Records contained in a dataset
○ ○ ○ ○ ○ ○ ○
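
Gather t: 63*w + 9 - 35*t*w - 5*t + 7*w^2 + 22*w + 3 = t*(-35*w - 5) + 7*w^2 + 85*w + 12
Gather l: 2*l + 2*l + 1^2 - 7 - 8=4*l - 14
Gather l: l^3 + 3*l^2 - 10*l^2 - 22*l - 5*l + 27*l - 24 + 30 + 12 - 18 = l^3 - 7*l^2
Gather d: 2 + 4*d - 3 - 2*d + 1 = 2*d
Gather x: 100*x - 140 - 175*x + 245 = 105 - 75*x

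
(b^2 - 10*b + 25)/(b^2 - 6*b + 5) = (b - 5)/(b - 1)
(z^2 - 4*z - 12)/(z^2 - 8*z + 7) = (z^2 - 4*z - 12)/(z^2 - 8*z + 7)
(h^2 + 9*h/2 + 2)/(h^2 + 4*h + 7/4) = 2*(h + 4)/(2*h + 7)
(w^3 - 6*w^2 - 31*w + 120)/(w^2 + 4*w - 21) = (w^2 - 3*w - 40)/(w + 7)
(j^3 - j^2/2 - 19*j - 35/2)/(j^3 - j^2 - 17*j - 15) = (j + 7/2)/(j + 3)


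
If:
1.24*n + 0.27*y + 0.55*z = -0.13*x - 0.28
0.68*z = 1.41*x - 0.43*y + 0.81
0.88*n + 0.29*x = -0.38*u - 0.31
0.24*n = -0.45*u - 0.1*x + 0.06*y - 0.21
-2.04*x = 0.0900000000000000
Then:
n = -0.47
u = 0.30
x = -0.04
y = 3.83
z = -1.32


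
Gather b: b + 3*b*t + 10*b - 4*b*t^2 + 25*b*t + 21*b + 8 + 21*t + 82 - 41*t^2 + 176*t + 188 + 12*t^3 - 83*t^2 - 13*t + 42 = b*(-4*t^2 + 28*t + 32) + 12*t^3 - 124*t^2 + 184*t + 320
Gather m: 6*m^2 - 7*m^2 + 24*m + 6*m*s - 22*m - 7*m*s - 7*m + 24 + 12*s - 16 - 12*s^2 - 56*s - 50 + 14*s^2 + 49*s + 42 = -m^2 + m*(-s - 5) + 2*s^2 + 5*s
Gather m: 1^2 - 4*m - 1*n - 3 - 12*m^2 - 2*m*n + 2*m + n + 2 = -12*m^2 + m*(-2*n - 2)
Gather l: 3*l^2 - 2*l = 3*l^2 - 2*l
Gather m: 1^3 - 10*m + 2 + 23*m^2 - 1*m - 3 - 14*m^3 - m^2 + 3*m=-14*m^3 + 22*m^2 - 8*m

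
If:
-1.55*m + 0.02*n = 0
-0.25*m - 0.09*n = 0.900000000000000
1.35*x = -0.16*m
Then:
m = -0.12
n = -9.65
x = 0.01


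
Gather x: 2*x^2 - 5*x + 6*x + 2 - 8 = 2*x^2 + x - 6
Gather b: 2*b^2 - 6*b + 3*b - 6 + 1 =2*b^2 - 3*b - 5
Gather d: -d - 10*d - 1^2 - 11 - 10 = -11*d - 22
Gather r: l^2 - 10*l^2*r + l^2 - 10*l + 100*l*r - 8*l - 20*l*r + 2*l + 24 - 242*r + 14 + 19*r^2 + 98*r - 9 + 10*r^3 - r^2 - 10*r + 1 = 2*l^2 - 16*l + 10*r^3 + 18*r^2 + r*(-10*l^2 + 80*l - 154) + 30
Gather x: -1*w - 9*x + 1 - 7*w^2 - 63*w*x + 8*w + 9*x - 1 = -7*w^2 - 63*w*x + 7*w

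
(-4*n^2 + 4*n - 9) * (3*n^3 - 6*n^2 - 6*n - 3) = -12*n^5 + 36*n^4 - 27*n^3 + 42*n^2 + 42*n + 27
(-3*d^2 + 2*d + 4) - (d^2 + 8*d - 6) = -4*d^2 - 6*d + 10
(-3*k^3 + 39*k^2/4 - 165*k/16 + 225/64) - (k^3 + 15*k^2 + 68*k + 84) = -4*k^3 - 21*k^2/4 - 1253*k/16 - 5151/64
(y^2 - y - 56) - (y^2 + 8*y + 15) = -9*y - 71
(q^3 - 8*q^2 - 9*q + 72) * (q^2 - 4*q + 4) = q^5 - 12*q^4 + 27*q^3 + 76*q^2 - 324*q + 288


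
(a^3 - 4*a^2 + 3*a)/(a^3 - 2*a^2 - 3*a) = (a - 1)/(a + 1)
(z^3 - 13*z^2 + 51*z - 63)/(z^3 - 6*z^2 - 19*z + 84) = (z - 3)/(z + 4)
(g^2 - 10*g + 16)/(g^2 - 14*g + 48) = (g - 2)/(g - 6)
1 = 1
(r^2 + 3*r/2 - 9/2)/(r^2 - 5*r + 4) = (2*r^2 + 3*r - 9)/(2*(r^2 - 5*r + 4))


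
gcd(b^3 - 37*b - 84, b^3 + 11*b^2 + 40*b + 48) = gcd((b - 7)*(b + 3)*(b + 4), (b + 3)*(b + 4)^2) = b^2 + 7*b + 12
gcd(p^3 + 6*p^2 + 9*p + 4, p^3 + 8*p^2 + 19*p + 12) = p^2 + 5*p + 4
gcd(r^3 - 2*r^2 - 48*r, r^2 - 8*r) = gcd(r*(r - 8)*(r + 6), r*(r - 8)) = r^2 - 8*r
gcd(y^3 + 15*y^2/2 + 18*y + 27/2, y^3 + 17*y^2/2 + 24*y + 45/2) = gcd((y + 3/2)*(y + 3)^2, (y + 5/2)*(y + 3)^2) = y^2 + 6*y + 9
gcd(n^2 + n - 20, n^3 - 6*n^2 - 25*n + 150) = n + 5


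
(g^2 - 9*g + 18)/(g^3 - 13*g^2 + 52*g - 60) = (g - 3)/(g^2 - 7*g + 10)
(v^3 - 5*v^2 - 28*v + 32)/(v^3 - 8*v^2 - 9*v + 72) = (v^2 + 3*v - 4)/(v^2 - 9)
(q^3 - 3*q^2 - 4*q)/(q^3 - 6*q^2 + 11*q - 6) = q*(q^2 - 3*q - 4)/(q^3 - 6*q^2 + 11*q - 6)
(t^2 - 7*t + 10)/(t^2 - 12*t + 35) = (t - 2)/(t - 7)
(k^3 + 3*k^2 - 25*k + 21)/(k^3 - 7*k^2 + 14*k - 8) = (k^2 + 4*k - 21)/(k^2 - 6*k + 8)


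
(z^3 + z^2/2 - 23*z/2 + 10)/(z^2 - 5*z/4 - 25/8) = 4*(z^2 + 3*z - 4)/(4*z + 5)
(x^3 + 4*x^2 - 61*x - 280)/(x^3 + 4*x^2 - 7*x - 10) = (x^2 - x - 56)/(x^2 - x - 2)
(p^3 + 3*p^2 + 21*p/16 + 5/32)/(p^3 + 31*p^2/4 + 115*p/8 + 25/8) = (p + 1/4)/(p + 5)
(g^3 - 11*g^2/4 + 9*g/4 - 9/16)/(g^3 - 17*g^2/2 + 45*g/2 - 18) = (8*g^2 - 10*g + 3)/(8*(g^2 - 7*g + 12))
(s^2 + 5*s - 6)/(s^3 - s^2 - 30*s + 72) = (s - 1)/(s^2 - 7*s + 12)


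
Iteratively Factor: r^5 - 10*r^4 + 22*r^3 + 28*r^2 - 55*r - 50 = (r - 5)*(r^4 - 5*r^3 - 3*r^2 + 13*r + 10) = (r - 5)*(r - 2)*(r^3 - 3*r^2 - 9*r - 5) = (r - 5)^2*(r - 2)*(r^2 + 2*r + 1) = (r - 5)^2*(r - 2)*(r + 1)*(r + 1)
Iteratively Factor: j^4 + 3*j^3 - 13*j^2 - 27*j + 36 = (j + 4)*(j^3 - j^2 - 9*j + 9) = (j - 1)*(j + 4)*(j^2 - 9) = (j - 3)*(j - 1)*(j + 4)*(j + 3)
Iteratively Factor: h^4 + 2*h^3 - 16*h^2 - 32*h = (h)*(h^3 + 2*h^2 - 16*h - 32) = h*(h + 2)*(h^2 - 16) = h*(h + 2)*(h + 4)*(h - 4)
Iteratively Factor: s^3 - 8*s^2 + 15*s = (s - 5)*(s^2 - 3*s) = (s - 5)*(s - 3)*(s)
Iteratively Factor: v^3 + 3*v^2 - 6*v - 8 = (v + 4)*(v^2 - v - 2) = (v - 2)*(v + 4)*(v + 1)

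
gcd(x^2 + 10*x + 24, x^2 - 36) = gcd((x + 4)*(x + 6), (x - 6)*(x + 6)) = x + 6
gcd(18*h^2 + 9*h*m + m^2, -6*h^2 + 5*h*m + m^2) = 6*h + m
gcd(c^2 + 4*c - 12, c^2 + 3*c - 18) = c + 6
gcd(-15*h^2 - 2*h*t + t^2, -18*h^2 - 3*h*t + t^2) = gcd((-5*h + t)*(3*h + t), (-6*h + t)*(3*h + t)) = 3*h + t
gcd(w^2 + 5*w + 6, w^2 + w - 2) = w + 2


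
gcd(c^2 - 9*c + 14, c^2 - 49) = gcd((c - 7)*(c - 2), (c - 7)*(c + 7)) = c - 7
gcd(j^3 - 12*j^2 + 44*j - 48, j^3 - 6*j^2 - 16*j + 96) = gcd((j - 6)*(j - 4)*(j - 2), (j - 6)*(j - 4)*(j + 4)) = j^2 - 10*j + 24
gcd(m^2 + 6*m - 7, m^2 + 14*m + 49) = m + 7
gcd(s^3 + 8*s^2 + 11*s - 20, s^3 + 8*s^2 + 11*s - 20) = s^3 + 8*s^2 + 11*s - 20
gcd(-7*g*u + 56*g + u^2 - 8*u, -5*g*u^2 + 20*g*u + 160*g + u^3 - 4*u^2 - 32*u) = u - 8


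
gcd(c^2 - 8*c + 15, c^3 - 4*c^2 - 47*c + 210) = c - 5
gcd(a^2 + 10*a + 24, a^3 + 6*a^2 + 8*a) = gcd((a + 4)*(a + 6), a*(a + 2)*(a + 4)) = a + 4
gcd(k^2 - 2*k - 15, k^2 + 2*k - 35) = k - 5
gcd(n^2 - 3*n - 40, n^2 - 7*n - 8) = n - 8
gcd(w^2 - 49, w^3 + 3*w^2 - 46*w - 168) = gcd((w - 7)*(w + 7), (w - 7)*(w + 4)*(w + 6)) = w - 7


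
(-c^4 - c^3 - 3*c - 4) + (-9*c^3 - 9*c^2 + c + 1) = -c^4 - 10*c^3 - 9*c^2 - 2*c - 3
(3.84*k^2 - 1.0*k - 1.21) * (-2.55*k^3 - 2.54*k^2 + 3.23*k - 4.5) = -9.792*k^5 - 7.2036*k^4 + 18.0287*k^3 - 17.4366*k^2 + 0.5917*k + 5.445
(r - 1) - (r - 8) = 7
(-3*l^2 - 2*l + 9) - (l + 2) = -3*l^2 - 3*l + 7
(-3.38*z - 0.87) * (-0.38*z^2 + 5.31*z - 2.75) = 1.2844*z^3 - 17.6172*z^2 + 4.6753*z + 2.3925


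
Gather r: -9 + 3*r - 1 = 3*r - 10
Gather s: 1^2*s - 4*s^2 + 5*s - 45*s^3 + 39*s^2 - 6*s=-45*s^3 + 35*s^2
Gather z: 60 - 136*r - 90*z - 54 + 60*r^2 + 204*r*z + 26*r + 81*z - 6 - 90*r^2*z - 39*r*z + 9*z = 60*r^2 - 110*r + z*(-90*r^2 + 165*r)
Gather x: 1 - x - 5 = -x - 4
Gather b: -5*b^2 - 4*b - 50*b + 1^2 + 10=-5*b^2 - 54*b + 11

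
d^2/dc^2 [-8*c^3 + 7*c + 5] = -48*c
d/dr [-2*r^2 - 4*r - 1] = -4*r - 4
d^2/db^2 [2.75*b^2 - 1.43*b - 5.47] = 5.50000000000000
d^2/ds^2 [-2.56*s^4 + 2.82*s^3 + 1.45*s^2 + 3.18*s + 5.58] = -30.72*s^2 + 16.92*s + 2.9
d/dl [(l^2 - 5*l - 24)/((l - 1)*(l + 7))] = (11*l^2 + 34*l + 179)/(l^4 + 12*l^3 + 22*l^2 - 84*l + 49)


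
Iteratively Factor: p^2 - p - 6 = (p - 3)*(p + 2)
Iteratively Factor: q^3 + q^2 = (q)*(q^2 + q) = q^2*(q + 1)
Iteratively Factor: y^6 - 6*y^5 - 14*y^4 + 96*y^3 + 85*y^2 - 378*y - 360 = (y + 2)*(y^5 - 8*y^4 + 2*y^3 + 92*y^2 - 99*y - 180) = (y - 4)*(y + 2)*(y^4 - 4*y^3 - 14*y^2 + 36*y + 45) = (y - 4)*(y - 3)*(y + 2)*(y^3 - y^2 - 17*y - 15) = (y - 4)*(y - 3)*(y + 1)*(y + 2)*(y^2 - 2*y - 15) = (y - 5)*(y - 4)*(y - 3)*(y + 1)*(y + 2)*(y + 3)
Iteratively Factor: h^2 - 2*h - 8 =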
○ ○ ○ ○ ○ ○ ○
§ TASK DESCRIPTION:
Your answer should consist solely of the lines above from the line with "gcd(x^2 + 10*x" to the line with "gcd(c^2 - 9*c", both included, reproduced exactly.

§ WRITTEN SOLUTION:
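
gcd(x^2 + 10*x + 24, x^2 - 36) = gcd((x + 4)*(x + 6), (x - 6)*(x + 6)) = x + 6
gcd(18*h^2 + 9*h*m + m^2, -6*h^2 + 5*h*m + m^2) = 6*h + m
gcd(c^2 + 4*c - 12, c^2 + 3*c - 18) = c + 6
gcd(-15*h^2 - 2*h*t + t^2, -18*h^2 - 3*h*t + t^2) = gcd((-5*h + t)*(3*h + t), (-6*h + t)*(3*h + t)) = 3*h + t
gcd(w^2 + 5*w + 6, w^2 + w - 2) = w + 2


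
gcd(c^2 - 9*c + 14, c^2 - 49) = gcd((c - 7)*(c - 2), (c - 7)*(c + 7)) = c - 7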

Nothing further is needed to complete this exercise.